*** EXTRACTED DATA ***

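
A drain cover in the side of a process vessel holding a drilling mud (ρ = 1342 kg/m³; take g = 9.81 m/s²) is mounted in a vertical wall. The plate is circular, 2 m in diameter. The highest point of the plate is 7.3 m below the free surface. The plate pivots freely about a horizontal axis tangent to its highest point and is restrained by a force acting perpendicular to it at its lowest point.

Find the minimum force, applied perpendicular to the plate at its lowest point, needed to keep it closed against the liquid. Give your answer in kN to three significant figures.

P ≈ 177 kN

γ = ρg = 1342 × 9.81 / 1000 = 13.16502 kN/m³.
The centroid is at the centre, 1 m below the top of the plate, so the centroid depth is h_c = 7.3 + 1 = 8.3 m.
A = π(1)² = 3.14159 m².
Resultant F = γ·h_c·A = 13.16502 × 8.3 × 3.14159 = 343.28 kN.
I_c = πr⁴/4 = π × 1⁴/4 = 0.785398 m⁴.
Centre of pressure: y_p = y_c + I_c/(y_c·A) = 8.3 + 0.785398/(8.3 × 3.14159) = 8.3 + 0.0301205 = 8.33012 m along the plane.
The resultant acts 1 + 0.0301205 = 1.03012 m (along the plate) below the hinge at the top edge, so the moment about the hinge is M = F × 1.03012 = 343.28 × 1.03012 = 353.62 kN·m.
A normal force at the bottom, 2 m from the hinge, must supply this moment: P = 353.62/2 = 176.81 kN.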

***

=== AIM OF THE EXERCISE ===
The records above must be output exactly, in full.

=== TASK ANSWER ===
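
A drain cover in the side of a process vessel holding a drilling mud (ρ = 1342 kg/m³; take g = 9.81 m/s²) is mounted in a vertical wall. The plate is circular, 2 m in diameter. The highest point of the plate is 7.3 m below the free surface. The plate pivots freely about a horizontal axis tangent to its highest point and is restrained by a force acting perpendicular to it at its lowest point.

Find the minimum force, applied perpendicular to the plate at its lowest point, needed to keep it closed against the liquid. Give your answer in kN to three significant figures.

P ≈ 177 kN

γ = ρg = 1342 × 9.81 / 1000 = 13.16502 kN/m³.
The centroid is at the centre, 1 m below the top of the plate, so the centroid depth is h_c = 7.3 + 1 = 8.3 m.
A = π(1)² = 3.14159 m².
Resultant F = γ·h_c·A = 13.16502 × 8.3 × 3.14159 = 343.28 kN.
I_c = πr⁴/4 = π × 1⁴/4 = 0.785398 m⁴.
Centre of pressure: y_p = y_c + I_c/(y_c·A) = 8.3 + 0.785398/(8.3 × 3.14159) = 8.3 + 0.0301205 = 8.33012 m along the plane.
The resultant acts 1 + 0.0301205 = 1.03012 m (along the plate) below the hinge at the top edge, so the moment about the hinge is M = F × 1.03012 = 343.28 × 1.03012 = 353.62 kN·m.
A normal force at the bottom, 2 m from the hinge, must supply this moment: P = 353.62/2 = 176.81 kN.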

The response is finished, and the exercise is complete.